### Directions
Transcribe verbatim every line from the line containing "Suppose Q_x = 13.8" to the end of the entries, including both endpoints. Output nothing beyond those lines.

### Exercise input
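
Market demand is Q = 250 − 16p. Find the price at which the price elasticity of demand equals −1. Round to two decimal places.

7.81

For linear demand Q = a − bp, E = −bp/(a − bp). |E| = 1 ⇒ bp = a − bp ⇒ p = a/(2b).
p = 250/(2·16) ≈ 7.81.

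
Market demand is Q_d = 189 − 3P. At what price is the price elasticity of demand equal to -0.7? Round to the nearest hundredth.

25.94

Set −bP/(a − bP) = −0.7 ⇒ bP = 0.7(a − bP) ⇒ bP(1+0.7) = 0.7·a.
P = 0.7·189/(3·1.7) ≈ 25.94.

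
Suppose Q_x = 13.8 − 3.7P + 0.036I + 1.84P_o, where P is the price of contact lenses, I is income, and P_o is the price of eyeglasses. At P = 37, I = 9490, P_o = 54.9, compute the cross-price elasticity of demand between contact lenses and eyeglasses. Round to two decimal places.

0.32

First evaluate Q_x: 13.8 − 3.7(37) + 0.036(9490) + 1.84(54.9) = 13.8 − 136.9 + 341.64 + 101.016 = 319.556.
∂Q_x/∂P_o = +1.84, so E_xy = 1.84·(54.9/319.556) ≈ 0.32.
E_xy > 0: the goods are substitutes.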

### Response to the exercise
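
Suppose Q_x = 13.8 − 3.7P + 0.036I + 1.84P_o, where P is the price of contact lenses, I is income, and P_o is the price of eyeglasses. At P = 37, I = 9490, P_o = 54.9, compute the cross-price elasticity of demand between contact lenses and eyeglasses. Round to two decimal places.

0.32

First evaluate Q_x: 13.8 − 3.7(37) + 0.036(9490) + 1.84(54.9) = 13.8 − 136.9 + 341.64 + 101.016 = 319.556.
∂Q_x/∂P_o = +1.84, so E_xy = 1.84·(54.9/319.556) ≈ 0.32.
E_xy > 0: the goods are substitutes.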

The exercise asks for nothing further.